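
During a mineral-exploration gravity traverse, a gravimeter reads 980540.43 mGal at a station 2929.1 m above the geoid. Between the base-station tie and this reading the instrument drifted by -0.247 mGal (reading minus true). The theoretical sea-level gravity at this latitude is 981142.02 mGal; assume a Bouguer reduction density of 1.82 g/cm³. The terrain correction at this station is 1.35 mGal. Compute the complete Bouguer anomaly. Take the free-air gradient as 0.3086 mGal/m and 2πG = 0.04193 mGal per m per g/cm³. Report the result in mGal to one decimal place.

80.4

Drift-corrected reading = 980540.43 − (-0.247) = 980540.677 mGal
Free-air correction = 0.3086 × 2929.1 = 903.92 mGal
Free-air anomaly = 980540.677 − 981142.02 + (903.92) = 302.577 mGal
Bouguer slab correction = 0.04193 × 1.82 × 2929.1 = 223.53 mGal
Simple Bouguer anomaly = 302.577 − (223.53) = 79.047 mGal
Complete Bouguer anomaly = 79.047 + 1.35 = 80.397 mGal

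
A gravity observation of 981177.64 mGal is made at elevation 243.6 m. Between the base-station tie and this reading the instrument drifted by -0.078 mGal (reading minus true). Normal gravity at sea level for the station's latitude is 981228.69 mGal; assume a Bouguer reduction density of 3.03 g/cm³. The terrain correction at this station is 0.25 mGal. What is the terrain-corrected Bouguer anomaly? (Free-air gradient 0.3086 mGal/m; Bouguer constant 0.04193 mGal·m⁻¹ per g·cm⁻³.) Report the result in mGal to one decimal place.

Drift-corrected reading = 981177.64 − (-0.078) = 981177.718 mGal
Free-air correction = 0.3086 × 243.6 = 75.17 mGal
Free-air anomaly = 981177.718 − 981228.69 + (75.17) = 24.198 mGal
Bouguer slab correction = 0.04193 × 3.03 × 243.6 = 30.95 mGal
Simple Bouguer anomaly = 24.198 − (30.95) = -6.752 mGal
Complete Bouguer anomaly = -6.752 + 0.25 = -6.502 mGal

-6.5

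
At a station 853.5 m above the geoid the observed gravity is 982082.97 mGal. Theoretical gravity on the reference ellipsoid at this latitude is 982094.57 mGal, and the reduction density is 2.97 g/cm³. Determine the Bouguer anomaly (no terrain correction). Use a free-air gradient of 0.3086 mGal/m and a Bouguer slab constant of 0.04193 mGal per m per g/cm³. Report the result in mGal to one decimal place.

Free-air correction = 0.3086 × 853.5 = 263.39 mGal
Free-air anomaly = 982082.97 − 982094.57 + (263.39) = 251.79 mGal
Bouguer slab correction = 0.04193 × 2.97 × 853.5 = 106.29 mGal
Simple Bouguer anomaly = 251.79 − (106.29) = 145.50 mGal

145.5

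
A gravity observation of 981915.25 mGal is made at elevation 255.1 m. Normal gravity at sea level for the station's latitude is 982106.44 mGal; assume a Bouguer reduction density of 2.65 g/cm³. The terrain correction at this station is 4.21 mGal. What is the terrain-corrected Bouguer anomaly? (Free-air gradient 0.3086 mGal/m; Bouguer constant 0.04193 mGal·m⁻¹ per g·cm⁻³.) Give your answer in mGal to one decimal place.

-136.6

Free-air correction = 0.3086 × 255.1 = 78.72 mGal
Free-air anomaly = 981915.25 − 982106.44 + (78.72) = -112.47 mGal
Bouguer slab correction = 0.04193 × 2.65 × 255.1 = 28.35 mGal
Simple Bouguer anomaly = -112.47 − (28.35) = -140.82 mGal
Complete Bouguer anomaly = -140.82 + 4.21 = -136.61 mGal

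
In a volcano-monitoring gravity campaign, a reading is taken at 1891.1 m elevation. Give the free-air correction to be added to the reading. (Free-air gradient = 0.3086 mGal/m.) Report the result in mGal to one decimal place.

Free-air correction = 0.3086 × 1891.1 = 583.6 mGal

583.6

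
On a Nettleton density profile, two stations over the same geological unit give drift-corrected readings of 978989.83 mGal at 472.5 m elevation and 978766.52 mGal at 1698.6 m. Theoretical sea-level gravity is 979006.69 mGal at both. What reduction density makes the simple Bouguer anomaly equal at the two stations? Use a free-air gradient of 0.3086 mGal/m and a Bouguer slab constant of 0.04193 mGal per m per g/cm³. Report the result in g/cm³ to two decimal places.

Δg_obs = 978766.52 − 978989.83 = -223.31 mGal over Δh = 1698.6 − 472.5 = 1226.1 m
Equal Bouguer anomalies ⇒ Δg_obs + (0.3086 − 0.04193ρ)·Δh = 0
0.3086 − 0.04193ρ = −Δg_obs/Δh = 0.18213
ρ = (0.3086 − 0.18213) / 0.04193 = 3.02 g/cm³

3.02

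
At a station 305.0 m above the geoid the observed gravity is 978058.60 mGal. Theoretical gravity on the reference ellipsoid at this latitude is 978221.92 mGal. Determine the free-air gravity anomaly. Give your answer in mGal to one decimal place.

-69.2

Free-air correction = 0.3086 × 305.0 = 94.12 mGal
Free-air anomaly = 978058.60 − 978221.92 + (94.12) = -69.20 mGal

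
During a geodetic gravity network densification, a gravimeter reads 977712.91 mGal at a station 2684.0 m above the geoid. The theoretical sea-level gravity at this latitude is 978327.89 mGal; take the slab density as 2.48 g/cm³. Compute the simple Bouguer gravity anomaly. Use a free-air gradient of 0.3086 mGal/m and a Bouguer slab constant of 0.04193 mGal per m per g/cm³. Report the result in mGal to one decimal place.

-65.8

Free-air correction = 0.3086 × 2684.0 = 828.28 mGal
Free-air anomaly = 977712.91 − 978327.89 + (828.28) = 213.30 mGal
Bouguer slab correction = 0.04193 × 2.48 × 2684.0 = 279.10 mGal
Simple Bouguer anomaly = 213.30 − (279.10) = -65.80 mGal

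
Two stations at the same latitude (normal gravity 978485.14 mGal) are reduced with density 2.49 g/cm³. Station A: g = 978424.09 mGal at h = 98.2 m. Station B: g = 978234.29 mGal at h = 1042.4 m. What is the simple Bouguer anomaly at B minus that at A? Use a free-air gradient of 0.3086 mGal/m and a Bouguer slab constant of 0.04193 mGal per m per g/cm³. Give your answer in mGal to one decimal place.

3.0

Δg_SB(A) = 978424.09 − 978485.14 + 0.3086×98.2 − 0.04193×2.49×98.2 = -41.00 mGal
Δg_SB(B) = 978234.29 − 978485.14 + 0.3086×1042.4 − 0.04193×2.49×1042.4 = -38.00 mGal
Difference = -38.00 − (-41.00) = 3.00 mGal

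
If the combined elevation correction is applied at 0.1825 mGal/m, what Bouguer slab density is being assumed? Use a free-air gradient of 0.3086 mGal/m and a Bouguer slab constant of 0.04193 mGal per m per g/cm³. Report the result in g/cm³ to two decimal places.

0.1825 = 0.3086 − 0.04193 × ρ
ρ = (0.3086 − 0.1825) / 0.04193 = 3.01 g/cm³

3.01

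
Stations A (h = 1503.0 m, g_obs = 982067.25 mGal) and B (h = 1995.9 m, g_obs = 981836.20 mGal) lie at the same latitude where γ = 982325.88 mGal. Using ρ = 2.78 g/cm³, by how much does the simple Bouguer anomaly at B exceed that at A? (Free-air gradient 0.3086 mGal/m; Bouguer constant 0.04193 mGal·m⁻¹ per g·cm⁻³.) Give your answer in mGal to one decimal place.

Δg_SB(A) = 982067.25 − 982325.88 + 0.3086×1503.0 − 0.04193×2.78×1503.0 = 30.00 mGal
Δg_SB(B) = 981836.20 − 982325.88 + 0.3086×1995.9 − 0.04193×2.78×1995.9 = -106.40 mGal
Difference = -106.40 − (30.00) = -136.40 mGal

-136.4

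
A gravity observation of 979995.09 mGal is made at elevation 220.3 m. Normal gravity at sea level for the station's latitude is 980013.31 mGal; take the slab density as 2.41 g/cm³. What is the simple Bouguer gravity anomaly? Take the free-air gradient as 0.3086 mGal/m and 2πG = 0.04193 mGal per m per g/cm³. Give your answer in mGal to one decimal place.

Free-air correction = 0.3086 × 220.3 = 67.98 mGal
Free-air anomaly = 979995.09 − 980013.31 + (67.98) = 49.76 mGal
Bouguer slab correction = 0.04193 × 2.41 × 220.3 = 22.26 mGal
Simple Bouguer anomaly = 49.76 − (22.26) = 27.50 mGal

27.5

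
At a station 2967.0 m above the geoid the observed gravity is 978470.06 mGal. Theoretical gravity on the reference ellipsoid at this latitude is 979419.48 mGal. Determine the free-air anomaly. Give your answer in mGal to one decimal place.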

────────────────────

(Exercise prompt): One line contains "A gravity observation of 979995.09". Return that line and every later line through the end of the listing above, exactly, and nothing else.

(Exercise output):
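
A gravity observation of 979995.09 mGal is made at elevation 220.3 m. Normal gravity at sea level for the station's latitude is 980013.31 mGal; take the slab density as 2.41 g/cm³. What is the simple Bouguer gravity anomaly? Take the free-air gradient as 0.3086 mGal/m and 2πG = 0.04193 mGal per m per g/cm³. Give your answer in mGal to one decimal place.

Free-air correction = 0.3086 × 220.3 = 67.98 mGal
Free-air anomaly = 979995.09 − 980013.31 + (67.98) = 49.76 mGal
Bouguer slab correction = 0.04193 × 2.41 × 220.3 = 22.26 mGal
Simple Bouguer anomaly = 49.76 − (22.26) = 27.50 mGal

27.5

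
At a station 2967.0 m above the geoid the observed gravity is 978470.06 mGal. Theoretical gravity on the reference ellipsoid at this latitude is 979419.48 mGal. Determine the free-air anomaly. Give your answer in mGal to one decimal place.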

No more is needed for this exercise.